▶ **Listed records**:
•••••
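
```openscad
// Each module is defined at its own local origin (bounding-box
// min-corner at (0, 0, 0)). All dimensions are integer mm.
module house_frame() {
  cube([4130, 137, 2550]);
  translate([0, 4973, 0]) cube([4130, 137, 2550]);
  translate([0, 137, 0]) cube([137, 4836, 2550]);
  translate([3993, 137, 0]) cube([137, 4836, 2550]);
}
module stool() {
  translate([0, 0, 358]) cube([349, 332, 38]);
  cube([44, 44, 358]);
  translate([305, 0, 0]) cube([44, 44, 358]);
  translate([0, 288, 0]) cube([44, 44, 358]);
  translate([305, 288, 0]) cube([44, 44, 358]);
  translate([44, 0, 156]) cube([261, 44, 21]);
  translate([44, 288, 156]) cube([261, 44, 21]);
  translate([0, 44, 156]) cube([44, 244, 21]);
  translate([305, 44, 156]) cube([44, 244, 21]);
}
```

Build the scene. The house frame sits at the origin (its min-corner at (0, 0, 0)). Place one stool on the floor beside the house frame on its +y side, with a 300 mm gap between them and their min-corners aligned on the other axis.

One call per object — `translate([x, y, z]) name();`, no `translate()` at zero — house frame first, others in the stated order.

house_frame();
translate([0, 5410, 0]) stool();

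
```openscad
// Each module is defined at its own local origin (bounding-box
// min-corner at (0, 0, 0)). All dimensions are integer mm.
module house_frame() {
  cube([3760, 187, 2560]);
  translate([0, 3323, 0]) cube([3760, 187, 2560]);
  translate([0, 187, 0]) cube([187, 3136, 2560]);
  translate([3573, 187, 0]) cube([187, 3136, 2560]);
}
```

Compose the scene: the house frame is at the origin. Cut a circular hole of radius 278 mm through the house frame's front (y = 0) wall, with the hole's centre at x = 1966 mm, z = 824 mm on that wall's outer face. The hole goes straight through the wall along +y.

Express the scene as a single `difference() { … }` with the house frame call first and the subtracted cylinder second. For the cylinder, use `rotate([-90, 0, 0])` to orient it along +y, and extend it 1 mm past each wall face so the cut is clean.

difference() {
  house_frame();
  translate([1966, -1, 824]) rotate([-90, 0, 0]) cylinder(h = 189, r = 278);
}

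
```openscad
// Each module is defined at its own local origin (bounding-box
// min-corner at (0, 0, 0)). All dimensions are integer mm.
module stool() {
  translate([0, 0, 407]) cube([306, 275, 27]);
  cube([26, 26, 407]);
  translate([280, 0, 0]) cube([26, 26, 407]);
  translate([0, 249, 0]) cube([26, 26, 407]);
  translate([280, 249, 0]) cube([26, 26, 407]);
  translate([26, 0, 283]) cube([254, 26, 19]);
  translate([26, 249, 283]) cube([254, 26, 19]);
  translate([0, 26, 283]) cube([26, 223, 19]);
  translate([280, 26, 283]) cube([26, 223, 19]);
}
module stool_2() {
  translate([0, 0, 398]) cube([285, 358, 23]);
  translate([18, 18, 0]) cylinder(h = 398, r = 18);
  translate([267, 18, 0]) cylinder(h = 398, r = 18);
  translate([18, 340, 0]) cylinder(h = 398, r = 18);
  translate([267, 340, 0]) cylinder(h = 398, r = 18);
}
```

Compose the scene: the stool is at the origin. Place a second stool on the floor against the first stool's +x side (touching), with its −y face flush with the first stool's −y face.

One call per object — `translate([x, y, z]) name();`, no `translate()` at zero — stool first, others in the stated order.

stool();
translate([306, 0, 0]) stool_2();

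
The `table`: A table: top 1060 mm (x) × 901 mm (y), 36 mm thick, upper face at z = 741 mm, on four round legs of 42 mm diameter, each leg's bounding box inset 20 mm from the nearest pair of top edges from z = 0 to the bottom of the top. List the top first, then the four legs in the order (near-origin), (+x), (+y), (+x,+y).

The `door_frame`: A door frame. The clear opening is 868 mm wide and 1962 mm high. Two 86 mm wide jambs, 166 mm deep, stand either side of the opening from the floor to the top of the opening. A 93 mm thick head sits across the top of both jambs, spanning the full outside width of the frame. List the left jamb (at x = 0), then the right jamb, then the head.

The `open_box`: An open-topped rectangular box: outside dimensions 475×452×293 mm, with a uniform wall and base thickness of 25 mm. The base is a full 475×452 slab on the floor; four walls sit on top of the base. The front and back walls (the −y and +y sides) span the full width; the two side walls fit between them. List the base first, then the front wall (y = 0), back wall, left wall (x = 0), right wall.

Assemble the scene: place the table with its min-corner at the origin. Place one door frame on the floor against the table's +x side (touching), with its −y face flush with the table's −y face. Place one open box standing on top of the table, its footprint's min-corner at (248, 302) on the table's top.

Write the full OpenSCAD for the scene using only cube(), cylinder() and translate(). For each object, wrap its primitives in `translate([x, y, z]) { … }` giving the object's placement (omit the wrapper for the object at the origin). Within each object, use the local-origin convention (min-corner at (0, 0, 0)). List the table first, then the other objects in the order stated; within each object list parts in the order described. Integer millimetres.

translate([0, 0, 705]) cube([1060, 901, 36]);
translate([41, 41, 0]) cylinder(h = 705, r = 21);
translate([1019, 41, 0]) cylinder(h = 705, r = 21);
translate([41, 860, 0]) cylinder(h = 705, r = 21);
translate([1019, 860, 0]) cylinder(h = 705, r = 21);
translate([1060, 0, 0]) {
  cube([86, 166, 1962]);
  translate([954, 0, 0]) cube([86, 166, 1962]);
  translate([0, 0, 1962]) cube([1040, 166, 93]);
}
translate([248, 302, 741]) {
  cube([475, 452, 25]);
  translate([0, 0, 25]) cube([475, 25, 268]);
  translate([0, 427, 25]) cube([475, 25, 268]);
  translate([0, 25, 25]) cube([25, 402, 268]);
  translate([450, 25, 25]) cube([25, 402, 268]);
}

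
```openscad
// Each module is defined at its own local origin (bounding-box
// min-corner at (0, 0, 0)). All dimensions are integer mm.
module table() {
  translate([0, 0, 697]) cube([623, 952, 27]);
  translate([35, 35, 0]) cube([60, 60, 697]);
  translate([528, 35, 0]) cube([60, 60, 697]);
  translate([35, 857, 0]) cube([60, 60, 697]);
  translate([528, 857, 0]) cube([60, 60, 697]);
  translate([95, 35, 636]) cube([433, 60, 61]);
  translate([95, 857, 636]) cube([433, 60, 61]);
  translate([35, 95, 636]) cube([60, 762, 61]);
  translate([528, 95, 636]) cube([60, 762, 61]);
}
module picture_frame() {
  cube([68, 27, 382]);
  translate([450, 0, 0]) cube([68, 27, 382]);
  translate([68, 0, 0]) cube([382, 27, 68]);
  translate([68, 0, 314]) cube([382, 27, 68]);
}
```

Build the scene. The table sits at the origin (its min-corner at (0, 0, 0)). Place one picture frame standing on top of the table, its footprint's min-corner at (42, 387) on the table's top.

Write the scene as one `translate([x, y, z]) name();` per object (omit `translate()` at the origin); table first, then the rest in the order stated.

table();
translate([42, 387, 724]) picture_frame();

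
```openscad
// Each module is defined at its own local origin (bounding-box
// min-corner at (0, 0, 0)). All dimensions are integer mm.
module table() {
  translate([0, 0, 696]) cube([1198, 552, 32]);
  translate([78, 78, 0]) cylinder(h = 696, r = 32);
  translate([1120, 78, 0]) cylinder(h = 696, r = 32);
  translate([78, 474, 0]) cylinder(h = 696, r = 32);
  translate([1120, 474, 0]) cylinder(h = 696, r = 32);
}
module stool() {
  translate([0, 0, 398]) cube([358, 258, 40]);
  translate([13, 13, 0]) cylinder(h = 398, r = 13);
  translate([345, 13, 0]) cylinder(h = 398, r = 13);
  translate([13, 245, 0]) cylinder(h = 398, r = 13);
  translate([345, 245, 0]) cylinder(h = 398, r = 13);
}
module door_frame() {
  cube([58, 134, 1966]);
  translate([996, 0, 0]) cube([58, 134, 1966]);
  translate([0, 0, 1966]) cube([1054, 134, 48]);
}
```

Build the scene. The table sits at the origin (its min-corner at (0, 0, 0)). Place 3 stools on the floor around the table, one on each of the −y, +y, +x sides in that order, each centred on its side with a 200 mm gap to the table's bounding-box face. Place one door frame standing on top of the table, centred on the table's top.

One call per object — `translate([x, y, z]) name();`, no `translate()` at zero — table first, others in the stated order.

table();
translate([420, -458, 0]) stool();
translate([420, 752, 0]) stool();
translate([1398, 147, 0]) stool();
translate([72, 209, 728]) door_frame();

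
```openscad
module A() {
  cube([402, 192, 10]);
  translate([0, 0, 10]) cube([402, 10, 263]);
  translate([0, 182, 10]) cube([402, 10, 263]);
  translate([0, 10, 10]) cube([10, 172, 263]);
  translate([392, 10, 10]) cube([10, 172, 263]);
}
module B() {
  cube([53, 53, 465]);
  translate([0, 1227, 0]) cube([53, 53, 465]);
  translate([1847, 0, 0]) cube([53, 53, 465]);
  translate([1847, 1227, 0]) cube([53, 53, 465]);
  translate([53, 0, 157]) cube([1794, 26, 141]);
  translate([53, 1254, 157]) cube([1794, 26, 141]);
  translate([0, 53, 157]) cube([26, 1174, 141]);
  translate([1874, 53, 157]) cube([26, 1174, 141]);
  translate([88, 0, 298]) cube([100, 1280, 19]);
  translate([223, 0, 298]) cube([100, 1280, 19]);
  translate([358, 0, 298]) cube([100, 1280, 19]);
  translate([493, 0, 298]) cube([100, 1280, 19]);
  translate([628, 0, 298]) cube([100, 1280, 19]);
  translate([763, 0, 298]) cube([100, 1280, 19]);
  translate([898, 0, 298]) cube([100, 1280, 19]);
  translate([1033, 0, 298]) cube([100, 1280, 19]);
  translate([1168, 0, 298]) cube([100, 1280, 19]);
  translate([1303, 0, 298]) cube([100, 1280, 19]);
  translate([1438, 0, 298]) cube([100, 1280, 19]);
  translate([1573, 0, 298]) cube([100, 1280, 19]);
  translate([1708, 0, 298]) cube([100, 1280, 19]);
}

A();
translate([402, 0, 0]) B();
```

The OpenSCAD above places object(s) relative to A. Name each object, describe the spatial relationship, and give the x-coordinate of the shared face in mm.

The open box's +x face and the bed frame's −x face are both at x = 402 mm.

A is an open box. B is a bed frame. The bed frame is against the open box's +x side, with their −y faces flush. The x-coordinate of the shared face is 402 mm.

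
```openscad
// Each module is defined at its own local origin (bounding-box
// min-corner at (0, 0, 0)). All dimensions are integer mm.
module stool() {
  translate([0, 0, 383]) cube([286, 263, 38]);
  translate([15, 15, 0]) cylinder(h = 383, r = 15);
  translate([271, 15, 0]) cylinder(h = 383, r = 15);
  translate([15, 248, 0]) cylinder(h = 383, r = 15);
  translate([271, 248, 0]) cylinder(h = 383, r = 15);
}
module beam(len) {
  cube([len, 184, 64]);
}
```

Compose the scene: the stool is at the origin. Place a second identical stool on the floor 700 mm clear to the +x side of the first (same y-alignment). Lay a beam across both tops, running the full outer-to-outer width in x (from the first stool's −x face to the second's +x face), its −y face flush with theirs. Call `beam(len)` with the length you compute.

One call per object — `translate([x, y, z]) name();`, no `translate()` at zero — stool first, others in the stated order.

stool();
translate([986, 0, 0]) stool();
translate([0, 0, 421]) beam(1272);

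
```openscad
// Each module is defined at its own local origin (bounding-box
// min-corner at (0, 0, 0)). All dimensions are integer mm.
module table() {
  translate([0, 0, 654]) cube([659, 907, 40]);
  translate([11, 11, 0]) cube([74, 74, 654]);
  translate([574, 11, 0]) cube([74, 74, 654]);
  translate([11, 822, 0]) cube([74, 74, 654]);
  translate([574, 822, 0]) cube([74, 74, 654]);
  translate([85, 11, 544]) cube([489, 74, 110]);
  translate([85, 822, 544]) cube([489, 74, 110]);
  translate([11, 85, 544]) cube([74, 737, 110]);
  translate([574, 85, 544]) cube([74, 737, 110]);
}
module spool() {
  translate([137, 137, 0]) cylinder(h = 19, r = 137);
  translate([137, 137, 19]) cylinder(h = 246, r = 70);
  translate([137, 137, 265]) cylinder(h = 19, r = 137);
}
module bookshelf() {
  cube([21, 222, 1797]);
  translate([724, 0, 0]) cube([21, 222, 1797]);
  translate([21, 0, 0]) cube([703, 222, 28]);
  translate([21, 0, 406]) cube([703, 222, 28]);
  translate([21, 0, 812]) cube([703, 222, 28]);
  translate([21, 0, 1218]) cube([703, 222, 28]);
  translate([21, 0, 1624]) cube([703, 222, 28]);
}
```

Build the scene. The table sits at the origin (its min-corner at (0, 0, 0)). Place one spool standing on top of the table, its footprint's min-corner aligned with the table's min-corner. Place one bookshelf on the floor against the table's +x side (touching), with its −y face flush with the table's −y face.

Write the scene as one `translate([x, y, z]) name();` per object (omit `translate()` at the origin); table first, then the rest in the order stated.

table();
translate([0, 0, 694]) spool();
translate([659, 0, 0]) bookshelf();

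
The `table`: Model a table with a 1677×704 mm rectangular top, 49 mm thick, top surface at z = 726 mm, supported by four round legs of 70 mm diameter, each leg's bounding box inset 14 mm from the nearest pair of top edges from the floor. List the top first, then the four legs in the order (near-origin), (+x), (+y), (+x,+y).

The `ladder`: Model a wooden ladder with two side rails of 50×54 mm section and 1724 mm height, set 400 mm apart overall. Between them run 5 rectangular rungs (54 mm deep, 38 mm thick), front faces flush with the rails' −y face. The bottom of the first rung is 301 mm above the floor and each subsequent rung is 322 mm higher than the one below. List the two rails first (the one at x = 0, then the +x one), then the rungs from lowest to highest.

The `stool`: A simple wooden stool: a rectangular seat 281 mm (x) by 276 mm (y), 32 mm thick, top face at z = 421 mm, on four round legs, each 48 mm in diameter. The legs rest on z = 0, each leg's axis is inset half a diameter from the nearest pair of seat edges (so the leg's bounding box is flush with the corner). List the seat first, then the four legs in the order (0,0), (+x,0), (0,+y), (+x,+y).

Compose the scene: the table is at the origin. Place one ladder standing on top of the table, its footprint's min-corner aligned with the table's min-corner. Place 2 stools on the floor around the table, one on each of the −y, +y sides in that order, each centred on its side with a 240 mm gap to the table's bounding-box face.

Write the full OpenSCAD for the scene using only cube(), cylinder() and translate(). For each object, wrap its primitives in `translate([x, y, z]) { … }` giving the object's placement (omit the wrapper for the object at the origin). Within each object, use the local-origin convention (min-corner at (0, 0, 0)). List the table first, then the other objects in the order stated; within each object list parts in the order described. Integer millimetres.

translate([0, 0, 677]) cube([1677, 704, 49]);
translate([49, 49, 0]) cylinder(h = 677, r = 35);
translate([1628, 49, 0]) cylinder(h = 677, r = 35);
translate([49, 655, 0]) cylinder(h = 677, r = 35);
translate([1628, 655, 0]) cylinder(h = 677, r = 35);
translate([0, 0, 726]) {
  cube([50, 54, 1724]);
  translate([350, 0, 0]) cube([50, 54, 1724]);
  translate([50, 0, 301]) cube([300, 54, 38]);
  translate([50, 0, 623]) cube([300, 54, 38]);
  translate([50, 0, 945]) cube([300, 54, 38]);
  translate([50, 0, 1267]) cube([300, 54, 38]);
  translate([50, 0, 1589]) cube([300, 54, 38]);
}
translate([698, -516, 0]) {
  translate([0, 0, 389]) cube([281, 276, 32]);
  translate([24, 24, 0]) cylinder(h = 389, r = 24);
  translate([257, 24, 0]) cylinder(h = 389, r = 24);
  translate([24, 252, 0]) cylinder(h = 389, r = 24);
  translate([257, 252, 0]) cylinder(h = 389, r = 24);
}
translate([698, 944, 0]) {
  translate([0, 0, 389]) cube([281, 276, 32]);
  translate([24, 24, 0]) cylinder(h = 389, r = 24);
  translate([257, 24, 0]) cylinder(h = 389, r = 24);
  translate([24, 252, 0]) cylinder(h = 389, r = 24);
  translate([257, 252, 0]) cylinder(h = 389, r = 24);
}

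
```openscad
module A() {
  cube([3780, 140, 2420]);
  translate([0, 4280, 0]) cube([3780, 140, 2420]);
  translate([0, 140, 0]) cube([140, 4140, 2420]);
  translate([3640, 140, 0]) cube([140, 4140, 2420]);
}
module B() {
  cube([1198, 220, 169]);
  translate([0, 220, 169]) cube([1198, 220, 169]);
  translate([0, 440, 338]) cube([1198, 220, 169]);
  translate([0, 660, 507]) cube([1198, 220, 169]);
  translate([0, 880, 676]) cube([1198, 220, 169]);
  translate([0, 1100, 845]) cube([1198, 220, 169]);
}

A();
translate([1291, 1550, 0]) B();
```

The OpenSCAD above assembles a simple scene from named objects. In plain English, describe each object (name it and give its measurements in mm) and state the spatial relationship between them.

A is the wall frame of a small rectangular building: four walls, each 2420 mm tall and 140 mm thick, enclosing a footprint 3780 mm (x) by 4420 mm (y) outside-to-outside, with no floor or roof. The front and back walls (the −y and +y sides) span the full width; the two side walls fit between them.

B is a straight staircase of 6 solid steps. Each step is 1198 mm wide (x), 220 mm deep (y, the going) and 169 mm tall (the rise). The first step rests on the floor; each subsequent step sits one going further in +y and one rise higher in +z, directly behind and above the previous step with no overlap.

The staircase sits inside the house frame, centred.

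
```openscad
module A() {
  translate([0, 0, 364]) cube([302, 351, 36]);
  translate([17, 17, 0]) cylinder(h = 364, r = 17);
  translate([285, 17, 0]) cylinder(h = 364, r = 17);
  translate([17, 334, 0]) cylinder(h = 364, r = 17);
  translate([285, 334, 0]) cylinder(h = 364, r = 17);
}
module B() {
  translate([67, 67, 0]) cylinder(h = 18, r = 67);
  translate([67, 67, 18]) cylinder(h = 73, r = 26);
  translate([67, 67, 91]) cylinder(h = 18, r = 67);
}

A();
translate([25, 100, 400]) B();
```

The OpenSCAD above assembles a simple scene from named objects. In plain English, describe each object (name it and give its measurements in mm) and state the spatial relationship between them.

A is a four-legged stool. The seat is 302×351 mm, 36 mm thick, top at z = 400 mm. It stands on four round legs, each 34 mm in diameter, from z = 0 to the seat underside, each leg's axis is inset half a diameter from the nearest pair of seat edges (so the leg's bounding box is flush with the corner).

B is a spool: two coaxial disc flanges of radius 67 mm and thickness 18 mm, joined by a core cylinder of radius 26 mm and height 73 mm. The lower flange rests on z = 0 and the three cylinders share a vertical axis.

The spool is on top of the stool.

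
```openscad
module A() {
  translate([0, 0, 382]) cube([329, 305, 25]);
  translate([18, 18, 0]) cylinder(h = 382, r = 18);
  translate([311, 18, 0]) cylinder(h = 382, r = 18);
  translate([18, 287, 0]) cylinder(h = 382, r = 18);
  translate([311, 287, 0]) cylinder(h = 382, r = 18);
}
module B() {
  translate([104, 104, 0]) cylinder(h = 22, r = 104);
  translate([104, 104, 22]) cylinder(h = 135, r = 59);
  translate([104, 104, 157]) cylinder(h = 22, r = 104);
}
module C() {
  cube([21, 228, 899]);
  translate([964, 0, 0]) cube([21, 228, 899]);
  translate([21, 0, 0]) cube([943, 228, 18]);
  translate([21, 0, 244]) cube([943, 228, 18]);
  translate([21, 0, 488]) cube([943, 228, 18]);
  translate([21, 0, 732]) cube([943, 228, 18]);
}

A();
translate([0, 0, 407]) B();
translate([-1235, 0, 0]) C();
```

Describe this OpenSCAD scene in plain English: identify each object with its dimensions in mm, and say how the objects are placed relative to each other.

A is a four-legged stool. The seat is 329×305 mm, 25 mm thick, top at z = 407 mm. It stands on four round legs, each 36 mm in diameter, from z = 0 to the seat underside, each leg's axis is inset half a diameter from the nearest pair of seat edges (so the leg's bounding box is flush with the corner).

B is a spool: two coaxial disc flanges of radius 104 mm and thickness 22 mm, joined by a core cylinder of radius 59 mm and height 135 mm. The lower flange rests on z = 0 and the three cylinders share a vertical axis.

C is a bookshelf 985 mm wide overall, 228 mm deep and 899 mm tall. The two sides are 21 mm thick vertical panels. 4 horizontal shelves of 18 mm thickness span between the inner faces of the sides; the lowest shelf sits on the floor and shelves are stacked with a clear vertical gap of 226 mm between each pair.

The spool is on top of the stool. The bookshelf is on the floor beside the stool on its −x side.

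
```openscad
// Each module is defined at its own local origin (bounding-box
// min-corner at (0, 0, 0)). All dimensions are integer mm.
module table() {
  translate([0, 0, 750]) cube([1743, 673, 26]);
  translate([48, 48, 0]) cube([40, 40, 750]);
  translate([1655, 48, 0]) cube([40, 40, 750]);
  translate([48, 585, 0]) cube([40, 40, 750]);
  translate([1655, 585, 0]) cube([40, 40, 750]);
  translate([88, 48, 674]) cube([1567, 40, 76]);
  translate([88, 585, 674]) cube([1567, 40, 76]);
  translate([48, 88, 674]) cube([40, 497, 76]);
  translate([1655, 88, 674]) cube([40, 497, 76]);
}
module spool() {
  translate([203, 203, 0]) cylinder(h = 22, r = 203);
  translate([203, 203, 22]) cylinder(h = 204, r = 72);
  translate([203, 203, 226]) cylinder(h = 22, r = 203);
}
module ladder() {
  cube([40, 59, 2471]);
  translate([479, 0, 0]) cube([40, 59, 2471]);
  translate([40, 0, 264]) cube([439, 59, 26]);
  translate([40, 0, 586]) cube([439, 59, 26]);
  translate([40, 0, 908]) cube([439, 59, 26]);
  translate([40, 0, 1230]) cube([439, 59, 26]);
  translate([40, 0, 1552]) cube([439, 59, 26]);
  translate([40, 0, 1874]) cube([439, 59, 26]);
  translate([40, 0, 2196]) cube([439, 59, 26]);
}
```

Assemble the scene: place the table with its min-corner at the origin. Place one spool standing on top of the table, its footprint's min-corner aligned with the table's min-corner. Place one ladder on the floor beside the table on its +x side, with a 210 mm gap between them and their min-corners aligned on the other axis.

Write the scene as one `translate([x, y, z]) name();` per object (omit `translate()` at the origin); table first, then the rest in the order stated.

table();
translate([0, 0, 776]) spool();
translate([1953, 0, 0]) ladder();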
•••••
▶ **Exercise details**: Go through the records above. Copy each line in which the string "touching" appears.

▶ **Result of this task**:
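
Compose the scene: the stool is at the origin. Place a second stool on the floor against the first stool's +x side (touching), with its −y face flush with the first stool's −y face.
Assemble the scene: place the table with its min-corner at the origin. Place one door frame on the floor against the table's +x side (touching), with its −y face flush with the table's −y face. Place one open box standing on top of the table, its footprint's min-corner at (248, 302) on the table's top.
Build the scene. The table sits at the origin (its min-corner at (0, 0, 0)). Place one spool standing on top of the table, its footprint's min-corner aligned with the table's min-corner. Place one bookshelf on the floor against the table's +x side (touching), with its −y face flush with the table's −y face.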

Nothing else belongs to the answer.